### ACTION ITEM
With the line containing "Stream (inserted in" as the start and the line containing "The median of" as the end, transcribe that span of the entries below exactly, including both.

### AVAILABLE DATA
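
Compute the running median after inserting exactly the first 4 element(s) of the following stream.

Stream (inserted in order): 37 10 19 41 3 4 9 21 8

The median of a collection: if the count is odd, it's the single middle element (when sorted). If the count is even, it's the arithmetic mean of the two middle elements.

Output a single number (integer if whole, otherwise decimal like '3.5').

Answer: 28

Derivation:
Step 1: insert 37 -> lo=[37] (size 1, max 37) hi=[] (size 0) -> median=37
Step 2: insert 10 -> lo=[10] (size 1, max 10) hi=[37] (size 1, min 37) -> median=23.5
Step 3: insert 19 -> lo=[10, 19] (size 2, max 19) hi=[37] (size 1, min 37) -> median=19
Step 4: insert 41 -> lo=[10, 19] (size 2, max 19) hi=[37, 41] (size 2, min 37) -> median=28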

### THE COMPLETED TASK
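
Stream (inserted in order): 37 10 19 41 3 4 9 21 8

The median of a collection: if the count is odd, it's the single middle element (when sorted). If the count is even, it's the arithmetic mean of the two middle elements.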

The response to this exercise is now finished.